◆ **What you should do**
Reproduce the entries shown below only from the line with "If an event" down to the line with "Starting from 2208-11-14, what", keeping both end lines and copying each one exactly.

----- Entries provided

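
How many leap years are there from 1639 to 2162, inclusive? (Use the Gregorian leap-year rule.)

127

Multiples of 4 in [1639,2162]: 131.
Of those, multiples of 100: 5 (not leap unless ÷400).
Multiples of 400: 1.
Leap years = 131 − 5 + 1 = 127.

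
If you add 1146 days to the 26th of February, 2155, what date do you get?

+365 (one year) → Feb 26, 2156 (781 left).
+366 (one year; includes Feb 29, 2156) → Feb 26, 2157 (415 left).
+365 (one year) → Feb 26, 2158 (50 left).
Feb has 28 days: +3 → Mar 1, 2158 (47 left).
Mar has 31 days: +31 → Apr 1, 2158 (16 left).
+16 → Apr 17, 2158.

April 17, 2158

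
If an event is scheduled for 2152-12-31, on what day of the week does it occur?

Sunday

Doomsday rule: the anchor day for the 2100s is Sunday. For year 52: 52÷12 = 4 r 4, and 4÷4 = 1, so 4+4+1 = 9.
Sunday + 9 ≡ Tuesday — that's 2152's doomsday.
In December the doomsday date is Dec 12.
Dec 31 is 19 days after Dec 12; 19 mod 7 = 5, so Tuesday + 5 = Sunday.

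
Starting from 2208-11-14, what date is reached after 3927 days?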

----------
----- Entries provided

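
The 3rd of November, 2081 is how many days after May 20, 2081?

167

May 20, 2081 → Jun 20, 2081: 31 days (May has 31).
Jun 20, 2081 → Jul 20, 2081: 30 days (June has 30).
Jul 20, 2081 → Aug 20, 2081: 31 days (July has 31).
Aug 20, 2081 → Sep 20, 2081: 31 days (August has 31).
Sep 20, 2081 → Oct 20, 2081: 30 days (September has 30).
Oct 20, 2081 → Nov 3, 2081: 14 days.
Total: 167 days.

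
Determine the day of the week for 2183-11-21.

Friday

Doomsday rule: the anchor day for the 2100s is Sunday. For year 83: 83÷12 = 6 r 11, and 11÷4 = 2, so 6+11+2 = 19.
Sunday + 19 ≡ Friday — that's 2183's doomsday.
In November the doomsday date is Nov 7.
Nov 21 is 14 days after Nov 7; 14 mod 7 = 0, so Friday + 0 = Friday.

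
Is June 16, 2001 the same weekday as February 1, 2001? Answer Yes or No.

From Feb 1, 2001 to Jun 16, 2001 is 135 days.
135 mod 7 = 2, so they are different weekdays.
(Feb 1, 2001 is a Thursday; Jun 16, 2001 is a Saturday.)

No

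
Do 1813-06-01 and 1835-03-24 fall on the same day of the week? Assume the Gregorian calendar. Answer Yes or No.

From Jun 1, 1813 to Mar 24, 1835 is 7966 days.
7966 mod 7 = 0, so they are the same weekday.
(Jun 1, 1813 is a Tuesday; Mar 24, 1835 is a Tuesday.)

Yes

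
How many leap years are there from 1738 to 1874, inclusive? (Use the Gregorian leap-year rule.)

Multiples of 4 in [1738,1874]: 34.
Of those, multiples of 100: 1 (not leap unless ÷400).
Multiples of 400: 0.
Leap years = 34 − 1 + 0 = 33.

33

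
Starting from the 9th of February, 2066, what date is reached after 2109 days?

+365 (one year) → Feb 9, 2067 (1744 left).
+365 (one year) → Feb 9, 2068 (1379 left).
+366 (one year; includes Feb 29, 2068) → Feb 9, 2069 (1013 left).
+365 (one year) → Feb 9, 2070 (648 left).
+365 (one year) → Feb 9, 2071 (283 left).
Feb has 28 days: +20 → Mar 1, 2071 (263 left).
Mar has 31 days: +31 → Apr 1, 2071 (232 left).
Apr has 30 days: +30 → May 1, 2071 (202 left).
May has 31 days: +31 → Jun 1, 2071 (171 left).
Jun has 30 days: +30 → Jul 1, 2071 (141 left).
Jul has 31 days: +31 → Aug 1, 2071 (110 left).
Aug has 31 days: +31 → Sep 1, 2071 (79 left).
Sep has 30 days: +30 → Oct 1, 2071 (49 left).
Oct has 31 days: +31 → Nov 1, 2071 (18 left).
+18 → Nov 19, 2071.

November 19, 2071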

----------

◆ **Exercise output**
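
If an event is scheduled for 2152-12-31, on what day of the week does it occur?

Sunday

Doomsday rule: the anchor day for the 2100s is Sunday. For year 52: 52÷12 = 4 r 4, and 4÷4 = 1, so 4+4+1 = 9.
Sunday + 9 ≡ Tuesday — that's 2152's doomsday.
In December the doomsday date is Dec 12.
Dec 31 is 19 days after Dec 12; 19 mod 7 = 5, so Tuesday + 5 = Sunday.

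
Starting from 2208-11-14, what date is reached after 3927 days?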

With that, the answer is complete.